*** Opening Dataset records ***

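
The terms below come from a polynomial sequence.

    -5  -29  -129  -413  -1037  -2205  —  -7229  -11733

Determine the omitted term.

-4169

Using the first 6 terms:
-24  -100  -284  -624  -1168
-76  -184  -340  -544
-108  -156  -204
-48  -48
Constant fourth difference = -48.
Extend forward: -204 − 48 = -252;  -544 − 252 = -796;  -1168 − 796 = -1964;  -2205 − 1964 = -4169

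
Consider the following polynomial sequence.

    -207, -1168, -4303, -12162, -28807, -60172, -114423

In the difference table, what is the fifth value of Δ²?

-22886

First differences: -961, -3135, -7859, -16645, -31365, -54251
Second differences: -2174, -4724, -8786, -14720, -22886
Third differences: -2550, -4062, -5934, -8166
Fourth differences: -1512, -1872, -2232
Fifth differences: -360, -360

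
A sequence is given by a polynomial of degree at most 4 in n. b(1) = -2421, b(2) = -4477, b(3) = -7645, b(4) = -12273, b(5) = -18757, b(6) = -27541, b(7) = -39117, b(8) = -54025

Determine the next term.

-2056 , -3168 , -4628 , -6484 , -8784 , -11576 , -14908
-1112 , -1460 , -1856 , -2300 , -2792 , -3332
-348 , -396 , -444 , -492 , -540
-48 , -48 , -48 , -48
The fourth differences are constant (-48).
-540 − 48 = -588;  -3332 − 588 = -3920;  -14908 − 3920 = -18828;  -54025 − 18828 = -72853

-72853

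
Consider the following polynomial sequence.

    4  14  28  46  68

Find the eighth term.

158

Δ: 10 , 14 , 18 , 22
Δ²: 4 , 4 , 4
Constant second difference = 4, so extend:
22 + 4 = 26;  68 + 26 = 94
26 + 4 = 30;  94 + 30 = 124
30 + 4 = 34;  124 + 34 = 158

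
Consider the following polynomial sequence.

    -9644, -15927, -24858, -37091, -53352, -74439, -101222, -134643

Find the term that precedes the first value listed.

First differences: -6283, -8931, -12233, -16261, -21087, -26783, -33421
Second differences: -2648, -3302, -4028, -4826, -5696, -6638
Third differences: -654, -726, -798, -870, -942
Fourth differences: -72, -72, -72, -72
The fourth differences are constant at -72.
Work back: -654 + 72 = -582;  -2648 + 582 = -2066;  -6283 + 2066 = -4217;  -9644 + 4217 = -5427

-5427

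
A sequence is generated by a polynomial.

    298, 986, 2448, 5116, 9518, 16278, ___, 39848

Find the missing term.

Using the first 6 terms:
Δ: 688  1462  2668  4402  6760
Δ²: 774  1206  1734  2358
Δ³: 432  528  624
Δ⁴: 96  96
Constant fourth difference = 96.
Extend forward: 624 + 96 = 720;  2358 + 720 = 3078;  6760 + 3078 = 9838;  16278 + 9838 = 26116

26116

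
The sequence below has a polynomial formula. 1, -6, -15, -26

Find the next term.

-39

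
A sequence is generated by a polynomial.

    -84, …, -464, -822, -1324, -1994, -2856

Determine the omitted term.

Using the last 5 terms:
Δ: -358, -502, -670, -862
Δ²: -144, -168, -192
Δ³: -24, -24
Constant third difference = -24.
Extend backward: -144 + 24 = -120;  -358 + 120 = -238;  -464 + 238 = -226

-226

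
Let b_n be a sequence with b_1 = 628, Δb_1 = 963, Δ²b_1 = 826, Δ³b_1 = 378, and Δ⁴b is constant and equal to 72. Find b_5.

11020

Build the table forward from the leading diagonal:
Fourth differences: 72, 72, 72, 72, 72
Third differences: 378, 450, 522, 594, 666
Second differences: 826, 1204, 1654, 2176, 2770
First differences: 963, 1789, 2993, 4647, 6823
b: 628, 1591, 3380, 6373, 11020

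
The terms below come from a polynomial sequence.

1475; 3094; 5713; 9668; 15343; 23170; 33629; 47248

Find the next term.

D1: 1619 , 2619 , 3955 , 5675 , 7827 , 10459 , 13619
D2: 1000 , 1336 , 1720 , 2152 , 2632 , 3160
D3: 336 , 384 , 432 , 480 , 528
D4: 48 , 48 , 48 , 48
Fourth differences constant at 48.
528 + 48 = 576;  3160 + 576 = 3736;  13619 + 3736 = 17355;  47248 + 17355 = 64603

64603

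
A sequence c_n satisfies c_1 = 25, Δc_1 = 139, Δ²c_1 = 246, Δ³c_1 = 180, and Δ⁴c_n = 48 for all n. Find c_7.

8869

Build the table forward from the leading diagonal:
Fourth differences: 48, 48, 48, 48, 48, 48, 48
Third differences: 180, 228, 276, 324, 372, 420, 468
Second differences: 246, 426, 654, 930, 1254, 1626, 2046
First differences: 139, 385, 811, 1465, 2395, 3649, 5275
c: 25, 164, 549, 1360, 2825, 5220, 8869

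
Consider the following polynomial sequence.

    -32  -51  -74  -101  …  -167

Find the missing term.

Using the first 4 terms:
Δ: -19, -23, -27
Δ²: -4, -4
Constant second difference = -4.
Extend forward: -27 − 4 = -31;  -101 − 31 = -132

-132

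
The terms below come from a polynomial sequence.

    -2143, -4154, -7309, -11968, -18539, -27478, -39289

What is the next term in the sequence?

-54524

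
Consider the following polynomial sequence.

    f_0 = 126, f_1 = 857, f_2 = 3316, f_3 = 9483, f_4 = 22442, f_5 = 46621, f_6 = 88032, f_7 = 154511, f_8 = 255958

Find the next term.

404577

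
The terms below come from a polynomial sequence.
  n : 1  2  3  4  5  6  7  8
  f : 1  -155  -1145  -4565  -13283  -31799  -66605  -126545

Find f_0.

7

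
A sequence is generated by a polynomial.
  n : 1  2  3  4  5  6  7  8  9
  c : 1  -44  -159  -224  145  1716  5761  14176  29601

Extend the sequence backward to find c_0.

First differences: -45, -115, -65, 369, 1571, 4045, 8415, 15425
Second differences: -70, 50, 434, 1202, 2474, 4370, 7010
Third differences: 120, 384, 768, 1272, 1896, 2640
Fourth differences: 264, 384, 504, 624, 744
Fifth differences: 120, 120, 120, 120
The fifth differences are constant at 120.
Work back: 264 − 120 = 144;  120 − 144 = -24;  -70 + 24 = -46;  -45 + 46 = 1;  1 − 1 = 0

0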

*** Closing Dataset records ***
*** Opening Dataset records ***

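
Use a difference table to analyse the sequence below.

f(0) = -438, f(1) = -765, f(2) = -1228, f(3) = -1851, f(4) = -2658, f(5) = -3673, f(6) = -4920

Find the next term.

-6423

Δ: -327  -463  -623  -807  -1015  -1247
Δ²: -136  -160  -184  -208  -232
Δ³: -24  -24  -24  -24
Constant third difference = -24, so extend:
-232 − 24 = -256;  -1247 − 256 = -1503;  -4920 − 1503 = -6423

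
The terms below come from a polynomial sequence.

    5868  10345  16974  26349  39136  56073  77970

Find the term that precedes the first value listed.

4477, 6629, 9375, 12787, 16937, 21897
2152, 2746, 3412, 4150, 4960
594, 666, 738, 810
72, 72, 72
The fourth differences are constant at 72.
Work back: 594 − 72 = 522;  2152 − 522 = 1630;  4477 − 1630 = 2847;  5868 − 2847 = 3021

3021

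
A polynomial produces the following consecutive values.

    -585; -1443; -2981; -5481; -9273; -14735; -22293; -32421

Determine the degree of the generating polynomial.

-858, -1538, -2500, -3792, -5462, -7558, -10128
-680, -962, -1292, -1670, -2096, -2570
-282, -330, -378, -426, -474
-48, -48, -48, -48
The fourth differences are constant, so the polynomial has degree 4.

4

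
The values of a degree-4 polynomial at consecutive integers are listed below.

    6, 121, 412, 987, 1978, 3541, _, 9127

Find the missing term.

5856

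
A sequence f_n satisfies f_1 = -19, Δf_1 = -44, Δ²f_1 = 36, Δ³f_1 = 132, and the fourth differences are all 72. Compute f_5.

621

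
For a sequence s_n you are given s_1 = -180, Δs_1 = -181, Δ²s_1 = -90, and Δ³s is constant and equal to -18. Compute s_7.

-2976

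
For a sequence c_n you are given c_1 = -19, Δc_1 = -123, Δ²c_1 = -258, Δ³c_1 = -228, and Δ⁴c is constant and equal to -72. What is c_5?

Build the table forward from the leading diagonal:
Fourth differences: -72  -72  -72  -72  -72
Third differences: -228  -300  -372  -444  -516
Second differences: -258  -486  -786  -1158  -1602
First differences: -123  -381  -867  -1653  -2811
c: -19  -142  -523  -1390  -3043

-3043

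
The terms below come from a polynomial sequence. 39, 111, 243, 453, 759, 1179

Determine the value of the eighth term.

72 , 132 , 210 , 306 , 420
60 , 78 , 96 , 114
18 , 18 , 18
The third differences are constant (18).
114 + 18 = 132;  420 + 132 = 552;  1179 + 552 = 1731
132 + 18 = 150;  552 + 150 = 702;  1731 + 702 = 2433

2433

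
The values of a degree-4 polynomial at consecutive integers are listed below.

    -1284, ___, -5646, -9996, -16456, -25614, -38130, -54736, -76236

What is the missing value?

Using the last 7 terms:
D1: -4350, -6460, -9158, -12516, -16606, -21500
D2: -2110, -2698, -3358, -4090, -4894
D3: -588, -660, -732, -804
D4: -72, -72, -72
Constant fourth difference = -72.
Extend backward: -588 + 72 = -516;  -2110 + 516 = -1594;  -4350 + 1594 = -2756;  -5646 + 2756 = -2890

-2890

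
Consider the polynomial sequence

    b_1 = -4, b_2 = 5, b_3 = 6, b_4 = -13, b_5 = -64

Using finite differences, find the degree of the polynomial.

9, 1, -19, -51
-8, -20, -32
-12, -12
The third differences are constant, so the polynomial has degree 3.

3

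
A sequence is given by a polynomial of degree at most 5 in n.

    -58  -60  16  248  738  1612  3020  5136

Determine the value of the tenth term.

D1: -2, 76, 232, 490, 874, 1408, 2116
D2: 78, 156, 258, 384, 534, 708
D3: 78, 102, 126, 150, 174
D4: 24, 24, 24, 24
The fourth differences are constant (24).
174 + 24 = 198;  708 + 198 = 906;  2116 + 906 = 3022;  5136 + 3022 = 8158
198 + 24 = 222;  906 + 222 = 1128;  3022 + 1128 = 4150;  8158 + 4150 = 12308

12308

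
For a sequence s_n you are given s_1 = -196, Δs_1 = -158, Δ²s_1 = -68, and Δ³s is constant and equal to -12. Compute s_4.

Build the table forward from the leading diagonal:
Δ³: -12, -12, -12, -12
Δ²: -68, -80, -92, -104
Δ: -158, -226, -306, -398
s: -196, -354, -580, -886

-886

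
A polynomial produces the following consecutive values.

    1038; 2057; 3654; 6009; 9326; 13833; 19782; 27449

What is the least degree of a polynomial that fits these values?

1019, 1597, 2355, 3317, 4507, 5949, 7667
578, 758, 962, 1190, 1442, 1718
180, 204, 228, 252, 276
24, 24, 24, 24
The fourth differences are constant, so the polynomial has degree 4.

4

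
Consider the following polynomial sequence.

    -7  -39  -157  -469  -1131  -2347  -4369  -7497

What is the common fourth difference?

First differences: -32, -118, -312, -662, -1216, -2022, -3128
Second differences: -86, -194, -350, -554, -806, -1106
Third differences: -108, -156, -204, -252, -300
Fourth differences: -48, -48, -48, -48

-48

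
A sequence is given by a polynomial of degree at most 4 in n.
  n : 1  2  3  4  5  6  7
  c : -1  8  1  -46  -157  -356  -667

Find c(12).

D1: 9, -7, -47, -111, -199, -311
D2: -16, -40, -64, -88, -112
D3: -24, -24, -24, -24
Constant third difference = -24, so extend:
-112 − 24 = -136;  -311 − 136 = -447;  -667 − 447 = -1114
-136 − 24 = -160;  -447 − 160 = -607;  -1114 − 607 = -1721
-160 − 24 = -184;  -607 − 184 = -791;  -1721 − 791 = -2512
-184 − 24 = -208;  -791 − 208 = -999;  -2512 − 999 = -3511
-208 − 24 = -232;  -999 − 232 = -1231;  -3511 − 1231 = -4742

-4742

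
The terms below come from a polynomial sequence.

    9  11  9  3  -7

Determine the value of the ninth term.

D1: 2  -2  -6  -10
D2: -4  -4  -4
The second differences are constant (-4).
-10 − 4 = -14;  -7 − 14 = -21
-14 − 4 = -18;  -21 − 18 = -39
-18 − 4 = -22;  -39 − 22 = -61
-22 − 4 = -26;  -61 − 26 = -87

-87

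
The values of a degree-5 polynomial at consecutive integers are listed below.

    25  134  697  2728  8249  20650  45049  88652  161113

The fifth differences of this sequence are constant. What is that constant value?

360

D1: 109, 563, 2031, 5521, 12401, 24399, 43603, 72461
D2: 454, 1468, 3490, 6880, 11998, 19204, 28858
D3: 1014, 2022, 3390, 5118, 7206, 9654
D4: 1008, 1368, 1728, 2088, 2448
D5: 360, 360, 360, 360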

*** Closing Dataset records ***

- **What to produce**
Copy each line of the preceding data that contains the string "most".

- **Solution to this exercise**
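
A sequence is given by a polynomial of degree at most 4 in n. b(1) = -2421, b(2) = -4477, b(3) = -7645, b(4) = -12273, b(5) = -18757, b(6) = -27541, b(7) = -39117, b(8) = -54025
A sequence is given by a polynomial of degree at most 5 in n.
A sequence is given by a polynomial of degree at most 4 in n.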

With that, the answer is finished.